About this exercise:
Look below for the line containing "Three point gamma"; from there through the line containing "- source C: 263 μGy/h at 1.00 m", both lines included, please set down each line exactly and nothing else.

Data extracts:
◆ ◆ ◆
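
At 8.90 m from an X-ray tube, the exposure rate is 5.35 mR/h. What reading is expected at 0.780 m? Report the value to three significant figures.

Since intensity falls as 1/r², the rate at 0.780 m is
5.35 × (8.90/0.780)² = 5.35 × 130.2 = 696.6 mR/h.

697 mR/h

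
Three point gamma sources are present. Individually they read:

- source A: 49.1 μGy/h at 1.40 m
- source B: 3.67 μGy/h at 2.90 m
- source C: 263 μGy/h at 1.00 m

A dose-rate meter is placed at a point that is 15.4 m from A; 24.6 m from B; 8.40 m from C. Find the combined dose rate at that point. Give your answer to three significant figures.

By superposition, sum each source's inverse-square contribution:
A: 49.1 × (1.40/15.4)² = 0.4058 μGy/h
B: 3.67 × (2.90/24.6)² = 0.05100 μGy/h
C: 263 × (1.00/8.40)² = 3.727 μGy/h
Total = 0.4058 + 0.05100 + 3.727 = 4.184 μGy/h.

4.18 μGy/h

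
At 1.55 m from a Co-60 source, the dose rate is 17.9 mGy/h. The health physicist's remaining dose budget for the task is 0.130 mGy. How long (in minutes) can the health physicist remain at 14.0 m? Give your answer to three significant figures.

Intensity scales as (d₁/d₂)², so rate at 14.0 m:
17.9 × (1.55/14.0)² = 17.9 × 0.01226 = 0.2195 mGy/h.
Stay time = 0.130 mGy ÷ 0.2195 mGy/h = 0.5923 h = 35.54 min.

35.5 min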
◆ ◆ ◆
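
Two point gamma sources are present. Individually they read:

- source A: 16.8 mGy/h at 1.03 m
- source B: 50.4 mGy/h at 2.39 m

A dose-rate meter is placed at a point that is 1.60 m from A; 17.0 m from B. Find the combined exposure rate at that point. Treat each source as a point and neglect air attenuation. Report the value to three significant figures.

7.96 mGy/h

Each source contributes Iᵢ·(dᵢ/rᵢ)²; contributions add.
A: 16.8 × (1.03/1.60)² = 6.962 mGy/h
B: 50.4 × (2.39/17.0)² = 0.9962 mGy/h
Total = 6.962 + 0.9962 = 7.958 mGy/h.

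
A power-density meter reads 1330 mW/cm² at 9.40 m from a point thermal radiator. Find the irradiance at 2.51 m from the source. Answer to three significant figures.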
◆ ◆ ◆
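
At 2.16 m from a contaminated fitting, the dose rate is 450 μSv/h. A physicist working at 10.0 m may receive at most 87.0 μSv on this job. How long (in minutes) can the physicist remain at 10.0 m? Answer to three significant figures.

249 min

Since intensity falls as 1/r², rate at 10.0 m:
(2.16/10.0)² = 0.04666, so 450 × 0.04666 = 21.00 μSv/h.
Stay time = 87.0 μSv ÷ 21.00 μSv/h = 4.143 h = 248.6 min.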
◆ ◆ ◆
Solved problem:
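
Three point gamma sources are present. Individually they read:

- source A: 49.1 μGy/h at 1.40 m
- source B: 3.67 μGy/h at 2.90 m
- source C: 263 μGy/h at 1.00 m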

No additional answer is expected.